Start of Block

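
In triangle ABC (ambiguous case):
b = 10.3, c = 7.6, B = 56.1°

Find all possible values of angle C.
sin(C)/c = sin(B)/b  →  sin(C) = c·sin(B)/b = 7.6·sin(56.1°)/10.3 = 0.612436
C₁ = arcsin(0.612436) = 37.77°,  C₂ = 180° - C₁ = 142.23°
Check C₂: A = 180° - 56.1° - 142.23° = -18.33° ≤ 0, rejected
C = 37.77° (one solution)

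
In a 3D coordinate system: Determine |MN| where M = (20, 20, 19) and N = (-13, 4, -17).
d = √[(-33)² + (-16)² + (-36)²] = √2641 = 51.39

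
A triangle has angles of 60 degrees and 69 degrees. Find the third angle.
Sum of angles in a triangle = 180 degrees
Third angle = 180 - 60 - 69
Third angle = 51 degrees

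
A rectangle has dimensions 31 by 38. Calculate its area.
Area = length * width
Area = 31 * 38
Area = 1178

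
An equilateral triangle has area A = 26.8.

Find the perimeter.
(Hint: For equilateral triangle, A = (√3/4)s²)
A = (√3/4)s²  →  s² = 4A/√3 = 4·26.8/√3 = 61.8919
s = 7.86714
Perimeter = 3s = 23.6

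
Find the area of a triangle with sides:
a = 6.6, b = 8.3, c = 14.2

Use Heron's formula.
s = (a+b+c)/2 = (6.6+8.3+14.2)/2 = 14.55
A = √(s(s-a)(s-b)(s-c)) = √(14.55·7.95·6.25·0.35)
A = √253.034 = 15.91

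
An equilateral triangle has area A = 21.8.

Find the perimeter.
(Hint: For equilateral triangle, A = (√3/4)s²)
A = (√3/4)s²  →  s² = 4A/√3 = 4·21.8/√3 = 50.3449
s = 7.09542
Perimeter = 3s = 21.29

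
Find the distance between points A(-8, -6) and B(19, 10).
Using the distance formula: d = sqrt((x₂-x₁)² + (y₂-y₁)²)
dx = 19 - (-8) = 27
dy = 10 - (-6) = 16
d = sqrt(27² + 16²) = sqrt(729 + 256) = sqrt(985) = 31.38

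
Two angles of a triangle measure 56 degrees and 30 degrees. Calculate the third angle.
Sum of angles in a triangle = 180 degrees
Third angle = 180 - 56 - 30
Third angle = 94 degrees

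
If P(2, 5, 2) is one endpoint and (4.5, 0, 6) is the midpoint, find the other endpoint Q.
Q = (2×4.5 - 2, 2×0 - 5, 2×6 - 2) = (7, -5, 10)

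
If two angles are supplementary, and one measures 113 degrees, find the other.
Supplementary angles sum to 180 degrees.
Other angle = 180 - 113
Other angle = 67 degrees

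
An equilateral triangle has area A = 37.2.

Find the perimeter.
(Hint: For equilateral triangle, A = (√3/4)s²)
A = (√3/4)s²  →  s² = 4A/√3 = 4·37.2/√3 = 85.9097
s = 9.26875
Perimeter = 3s = 27.81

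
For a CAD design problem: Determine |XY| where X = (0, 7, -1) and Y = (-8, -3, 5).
d = √[(-8)² + (-10)² + (6)²] = √200 = 14.14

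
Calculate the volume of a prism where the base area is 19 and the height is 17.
Volume = base area * height
Volume = 19 * 17
Volume = 323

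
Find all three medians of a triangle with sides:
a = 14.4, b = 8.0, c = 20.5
Using m_x = ½√(2y² + 2z² - x²):
m_a = ½√(2·8.0² + 2·20.5² - 14.4²) = ½√761.14 = 13.79
m_b = ½√(2·14.4² + 2·20.5² - 8.0²) = ½√1191.22 = 17.26
m_c = ½√(2·14.4² + 2·8.0² - 20.5²) = ½√122.47 = 5.533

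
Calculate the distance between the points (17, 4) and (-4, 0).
Using the distance formula: d = sqrt((x₂-x₁)² + (y₂-y₁)²)
dx = (-4) - 17 = -21
dy = 0 - 4 = -4
d = sqrt((-21)² + (-4)²) = sqrt(441 + 16) = sqrt(457) = 21.38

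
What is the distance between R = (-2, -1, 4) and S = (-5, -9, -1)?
d = √[(-3)² + (-8)² + (-5)²] = √98 = 9.899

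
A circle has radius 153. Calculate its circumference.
Circumference = 2 * pi * r
Circumference = 2 * pi * 153
Circumference = 961.33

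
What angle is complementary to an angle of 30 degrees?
Complementary angles sum to 90 degrees.
Other angle = 90 - 30
Other angle = 60 degrees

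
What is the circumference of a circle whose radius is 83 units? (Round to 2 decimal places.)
Circumference = 2 * pi * r
Circumference = 2 * pi * 83
Circumference = 521.50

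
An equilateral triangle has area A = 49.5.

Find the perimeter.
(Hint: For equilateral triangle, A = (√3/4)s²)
A = (√3/4)s²  →  s² = 4A/√3 = 4·49.5/√3 = 114.315
s = 10.6918
Perimeter = 3s = 32.08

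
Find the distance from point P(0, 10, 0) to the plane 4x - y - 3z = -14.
d = |4(0) + (-1)(10) + (-3)(0) - (-14)| / √(4² + (-1)² + (-3)²) = 4/√26 = 0.7845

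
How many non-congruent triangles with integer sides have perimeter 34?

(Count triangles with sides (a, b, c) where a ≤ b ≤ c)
With a ≤ b ≤ c and a + b + c = 34, the triangle inequality a + b > c gives c < 34/2, so c ≤ 16.
Iterate a from 1 to ⌊p/3⌋ = 11; for each a, b ranges from a to ⌊(p−a)/2⌋ with c = p − a − b, keeping only c ≥ b.
Triples: (2, 16, 16), (3, 15, 16), (4, 14, 16), …
Count = 24 triangles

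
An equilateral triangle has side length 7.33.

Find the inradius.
For an equilateral triangle, r = s/(2√3) where s is the side.
r = 7.33/(2√3) = 7.33/3.464102 = 2.116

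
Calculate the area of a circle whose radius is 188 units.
Area = pi * r²
Area = pi * 188²
Area = pi * 35344
Area = 111036.45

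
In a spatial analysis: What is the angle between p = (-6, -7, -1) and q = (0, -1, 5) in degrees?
p·q = 2, |p|² = 86, |q|² = 26
cos θ = 2/√2236 ≈ 0.0423
θ ≈ 87.58°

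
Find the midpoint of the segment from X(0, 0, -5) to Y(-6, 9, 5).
Midpoint = ((0-6)/2, (0+9)/2, (-5+5)/2) = (-3, 4.5, 0)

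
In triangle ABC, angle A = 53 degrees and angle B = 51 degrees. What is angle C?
Sum of angles in a triangle = 180 degrees
Third angle = 180 - 53 - 51
Third angle = 76 degrees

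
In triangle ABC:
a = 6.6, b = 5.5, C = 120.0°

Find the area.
Using A = ½ab·sin(C):
A = ½·6.6·5.5·sin(120.0°) = ½·36.3·0.866025 = 15.72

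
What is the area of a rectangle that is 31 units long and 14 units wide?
Area = length * width
Area = 31 * 14
Area = 434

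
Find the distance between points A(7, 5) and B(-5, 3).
Using the distance formula: d = sqrt((x₂-x₁)² + (y₂-y₁)²)
dx = (-5) - 7 = -12
dy = 3 - 5 = -2
d = sqrt((-12)² + (-2)²) = sqrt(144 + 4) = sqrt(148) = 12.17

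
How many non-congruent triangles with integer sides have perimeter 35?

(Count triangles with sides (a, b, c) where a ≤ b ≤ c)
With a ≤ b ≤ c and a + b + c = 35, the triangle inequality a + b > c gives c < 35/2, so c ≤ 17.
Iterate a from 1 to ⌊p/3⌋ = 11; for each a, b ranges from a to ⌊(p−a)/2⌋ with c = p − a − b, keeping only c ≥ b.
Triples: (1, 17, 17), (2, 16, 17), (3, 15, 17), …
Count = 30 triangles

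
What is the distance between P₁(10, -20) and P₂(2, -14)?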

End of Block

What you need to do ▸ Every entry is to be restated word for word, with nothing dropped.

Task response ▸
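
In triangle ABC (ambiguous case):
b = 10.3, c = 7.6, B = 56.1°

Find all possible values of angle C.
sin(C)/c = sin(B)/b  →  sin(C) = c·sin(B)/b = 7.6·sin(56.1°)/10.3 = 0.612436
C₁ = arcsin(0.612436) = 37.77°,  C₂ = 180° - C₁ = 142.23°
Check C₂: A = 180° - 56.1° - 142.23° = -18.33° ≤ 0, rejected
C = 37.77° (one solution)

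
In a 3D coordinate system: Determine |MN| where M = (20, 20, 19) and N = (-13, 4, -17).
d = √[(-33)² + (-16)² + (-36)²] = √2641 = 51.39

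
A triangle has angles of 60 degrees and 69 degrees. Find the third angle.
Sum of angles in a triangle = 180 degrees
Third angle = 180 - 60 - 69
Third angle = 51 degrees

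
A rectangle has dimensions 31 by 38. Calculate its area.
Area = length * width
Area = 31 * 38
Area = 1178

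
An equilateral triangle has area A = 26.8.

Find the perimeter.
(Hint: For equilateral triangle, A = (√3/4)s²)
A = (√3/4)s²  →  s² = 4A/√3 = 4·26.8/√3 = 61.8919
s = 7.86714
Perimeter = 3s = 23.6

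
Find the area of a triangle with sides:
a = 6.6, b = 8.3, c = 14.2

Use Heron's formula.
s = (a+b+c)/2 = (6.6+8.3+14.2)/2 = 14.55
A = √(s(s-a)(s-b)(s-c)) = √(14.55·7.95·6.25·0.35)
A = √253.034 = 15.91

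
An equilateral triangle has area A = 21.8.

Find the perimeter.
(Hint: For equilateral triangle, A = (√3/4)s²)
A = (√3/4)s²  →  s² = 4A/√3 = 4·21.8/√3 = 50.3449
s = 7.09542
Perimeter = 3s = 21.29

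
Find the distance between points A(-8, -6) and B(19, 10).
Using the distance formula: d = sqrt((x₂-x₁)² + (y₂-y₁)²)
dx = 19 - (-8) = 27
dy = 10 - (-6) = 16
d = sqrt(27² + 16²) = sqrt(729 + 256) = sqrt(985) = 31.38

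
Two angles of a triangle measure 56 degrees and 30 degrees. Calculate the third angle.
Sum of angles in a triangle = 180 degrees
Third angle = 180 - 56 - 30
Third angle = 94 degrees

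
If P(2, 5, 2) is one endpoint and (4.5, 0, 6) is the midpoint, find the other endpoint Q.
Q = (2×4.5 - 2, 2×0 - 5, 2×6 - 2) = (7, -5, 10)

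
If two angles are supplementary, and one measures 113 degrees, find the other.
Supplementary angles sum to 180 degrees.
Other angle = 180 - 113
Other angle = 67 degrees

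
An equilateral triangle has area A = 37.2.

Find the perimeter.
(Hint: For equilateral triangle, A = (√3/4)s²)
A = (√3/4)s²  →  s² = 4A/√3 = 4·37.2/√3 = 85.9097
s = 9.26875
Perimeter = 3s = 27.81

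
For a CAD design problem: Determine |XY| where X = (0, 7, -1) and Y = (-8, -3, 5).
d = √[(-8)² + (-10)² + (6)²] = √200 = 14.14

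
Calculate the volume of a prism where the base area is 19 and the height is 17.
Volume = base area * height
Volume = 19 * 17
Volume = 323

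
Find all three medians of a triangle with sides:
a = 14.4, b = 8.0, c = 20.5
Using m_x = ½√(2y² + 2z² - x²):
m_a = ½√(2·8.0² + 2·20.5² - 14.4²) = ½√761.14 = 13.79
m_b = ½√(2·14.4² + 2·20.5² - 8.0²) = ½√1191.22 = 17.26
m_c = ½√(2·14.4² + 2·8.0² - 20.5²) = ½√122.47 = 5.533

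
Calculate the distance between the points (17, 4) and (-4, 0).
Using the distance formula: d = sqrt((x₂-x₁)² + (y₂-y₁)²)
dx = (-4) - 17 = -21
dy = 0 - 4 = -4
d = sqrt((-21)² + (-4)²) = sqrt(441 + 16) = sqrt(457) = 21.38

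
What is the distance between R = (-2, -1, 4) and S = (-5, -9, -1)?
d = √[(-3)² + (-8)² + (-5)²] = √98 = 9.899

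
A circle has radius 153. Calculate its circumference.
Circumference = 2 * pi * r
Circumference = 2 * pi * 153
Circumference = 961.33

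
What angle is complementary to an angle of 30 degrees?
Complementary angles sum to 90 degrees.
Other angle = 90 - 30
Other angle = 60 degrees

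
What is the circumference of a circle whose radius is 83 units? (Round to 2 decimal places.)
Circumference = 2 * pi * r
Circumference = 2 * pi * 83
Circumference = 521.50

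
An equilateral triangle has area A = 49.5.

Find the perimeter.
(Hint: For equilateral triangle, A = (√3/4)s²)
A = (√3/4)s²  →  s² = 4A/√3 = 4·49.5/√3 = 114.315
s = 10.6918
Perimeter = 3s = 32.08

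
Find the distance from point P(0, 10, 0) to the plane 4x - y - 3z = -14.
d = |4(0) + (-1)(10) + (-3)(0) - (-14)| / √(4² + (-1)² + (-3)²) = 4/√26 = 0.7845

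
How many non-congruent triangles with integer sides have perimeter 34?

(Count triangles with sides (a, b, c) where a ≤ b ≤ c)
With a ≤ b ≤ c and a + b + c = 34, the triangle inequality a + b > c gives c < 34/2, so c ≤ 16.
Iterate a from 1 to ⌊p/3⌋ = 11; for each a, b ranges from a to ⌊(p−a)/2⌋ with c = p − a − b, keeping only c ≥ b.
Triples: (2, 16, 16), (3, 15, 16), (4, 14, 16), …
Count = 24 triangles

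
An equilateral triangle has side length 7.33.

Find the inradius.
For an equilateral triangle, r = s/(2√3) where s is the side.
r = 7.33/(2√3) = 7.33/3.464102 = 2.116

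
Calculate the area of a circle whose radius is 188 units.
Area = pi * r²
Area = pi * 188²
Area = pi * 35344
Area = 111036.45

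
In a spatial analysis: What is the angle between p = (-6, -7, -1) and q = (0, -1, 5) in degrees?
p·q = 2, |p|² = 86, |q|² = 26
cos θ = 2/√2236 ≈ 0.0423
θ ≈ 87.58°

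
Find the midpoint of the segment from X(0, 0, -5) to Y(-6, 9, 5).
Midpoint = ((0-6)/2, (0+9)/2, (-5+5)/2) = (-3, 4.5, 0)

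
In triangle ABC, angle A = 53 degrees and angle B = 51 degrees. What is angle C?
Sum of angles in a triangle = 180 degrees
Third angle = 180 - 53 - 51
Third angle = 76 degrees

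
In triangle ABC:
a = 6.6, b = 5.5, C = 120.0°

Find the area.
Using A = ½ab·sin(C):
A = ½·6.6·5.5·sin(120.0°) = ½·36.3·0.866025 = 15.72

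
What is the area of a rectangle that is 31 units long and 14 units wide?
Area = length * width
Area = 31 * 14
Area = 434

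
Find the distance between points A(7, 5) and B(-5, 3).
Using the distance formula: d = sqrt((x₂-x₁)² + (y₂-y₁)²)
dx = (-5) - 7 = -12
dy = 3 - 5 = -2
d = sqrt((-12)² + (-2)²) = sqrt(144 + 4) = sqrt(148) = 12.17

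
How many non-congruent triangles with integer sides have perimeter 35?

(Count triangles with sides (a, b, c) where a ≤ b ≤ c)
With a ≤ b ≤ c and a + b + c = 35, the triangle inequality a + b > c gives c < 35/2, so c ≤ 17.
Iterate a from 1 to ⌊p/3⌋ = 11; for each a, b ranges from a to ⌊(p−a)/2⌋ with c = p − a − b, keeping only c ≥ b.
Triples: (1, 17, 17), (2, 16, 17), (3, 15, 17), …
Count = 30 triangles

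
What is the distance between P₁(10, -20) and P₂(2, -14)?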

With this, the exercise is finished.